What you are asked to do:
From the line containing "- The payment" to the last line of the records below, repeat every line exactly and add nothing else.

_ _ _

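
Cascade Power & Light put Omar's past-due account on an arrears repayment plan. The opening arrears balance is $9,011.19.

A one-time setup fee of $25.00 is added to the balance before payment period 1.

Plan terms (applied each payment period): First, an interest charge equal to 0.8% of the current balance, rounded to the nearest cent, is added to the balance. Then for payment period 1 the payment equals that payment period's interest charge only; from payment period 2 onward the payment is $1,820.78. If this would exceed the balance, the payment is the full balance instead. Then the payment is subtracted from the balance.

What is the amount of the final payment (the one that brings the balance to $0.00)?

$153.95

# | Opening | Interest | Payment | End bal
1 | $9,036.19 | $72.29 | $72.29 | $9,036.19
2 | $9,036.19 | $72.29 | $1,820.78 | $7,287.70
3 | $7,287.70 | $58.30 | $1,820.78 | $5,525.22
4 | $5,525.22 | $44.20 | $1,820.78 | $3,748.64
5 | $3,748.64 | $29.99 | $1,820.78 | $1,957.85
6 | $1,957.85 | $15.66 | $1,820.78 | $152.73
7 | $152.73 | $1.22 | $153.95 | $0.00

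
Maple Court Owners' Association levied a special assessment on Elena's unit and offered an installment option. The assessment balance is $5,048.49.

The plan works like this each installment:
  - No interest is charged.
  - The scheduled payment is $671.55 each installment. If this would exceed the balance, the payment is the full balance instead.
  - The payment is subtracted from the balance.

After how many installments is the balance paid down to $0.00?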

_ _ _

The answer:
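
  - The payment is subtracted from the balance.

After how many installments is the balance paid down to $0.00?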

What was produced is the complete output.